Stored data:
■ ■ ■ ■
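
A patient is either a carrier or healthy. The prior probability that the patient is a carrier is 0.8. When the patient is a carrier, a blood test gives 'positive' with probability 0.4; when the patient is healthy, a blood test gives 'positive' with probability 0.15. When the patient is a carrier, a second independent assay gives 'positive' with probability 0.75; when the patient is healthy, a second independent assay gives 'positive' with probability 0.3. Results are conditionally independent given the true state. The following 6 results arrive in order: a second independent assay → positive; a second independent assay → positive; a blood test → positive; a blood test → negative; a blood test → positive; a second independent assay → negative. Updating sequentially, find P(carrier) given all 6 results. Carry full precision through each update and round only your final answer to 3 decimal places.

0.978

Apply Bayes' rule sequentially, carrying P(carrier) forward.
After a second independent assay='positive': P(carrier) = 0.75·0.8000 / (0.75·0.8000 + 0.3·0.2000) ≈ 0.9091
After a second independent assay='positive': P(carrier) = 0.75·0.9091 / (0.75·0.9091 + 0.3·0.0909) ≈ 0.9615
After a blood test='positive': P(carrier) = 0.4·0.9615 / (0.4·0.9615 + 0.15·0.0385) ≈ 0.9852
After a blood test='negative': P(carrier) = 0.6·0.9852 / (0.6·0.9852 + 0.85·0.0148) ≈ 0.9792
After a blood test='positive': P(carrier) = 0.4·0.9792 / (0.4·0.9792 + 0.15·0.0208) ≈ 0.9921
After a second independent assay='negative': P(carrier) = 0.25·0.9921 / (0.25·0.9921 + 0.7·0.0079) ≈ 0.9782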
■ ■ ■ ■
Go through the records and set every one down exactly.

**Expected answer:**
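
A patient is either a carrier or healthy. The prior probability that the patient is a carrier is 0.8. When the patient is a carrier, a blood test gives 'positive' with probability 0.4; when the patient is healthy, a blood test gives 'positive' with probability 0.15. When the patient is a carrier, a second independent assay gives 'positive' with probability 0.75; when the patient is healthy, a second independent assay gives 'positive' with probability 0.3. Results are conditionally independent given the true state. The following 6 results arrive in order: a second independent assay → positive; a second independent assay → positive; a blood test → positive; a blood test → negative; a blood test → positive; a second independent assay → negative. Updating sequentially, find P(carrier) given all 6 results. Carry full precision through each update and round only your final answer to 3 decimal places.

0.978

Apply Bayes' rule sequentially, carrying P(carrier) forward.
After a second independent assay='positive': P(carrier) = 0.75·0.8000 / (0.75·0.8000 + 0.3·0.2000) ≈ 0.9091
After a second independent assay='positive': P(carrier) = 0.75·0.9091 / (0.75·0.9091 + 0.3·0.0909) ≈ 0.9615
After a blood test='positive': P(carrier) = 0.4·0.9615 / (0.4·0.9615 + 0.15·0.0385) ≈ 0.9852
After a blood test='negative': P(carrier) = 0.6·0.9852 / (0.6·0.9852 + 0.85·0.0148) ≈ 0.9792
After a blood test='positive': P(carrier) = 0.4·0.9792 / (0.4·0.9792 + 0.15·0.0208) ≈ 0.9921
After a second independent assay='negative': P(carrier) = 0.25·0.9921 / (0.25·0.9921 + 0.7·0.0079) ≈ 0.9782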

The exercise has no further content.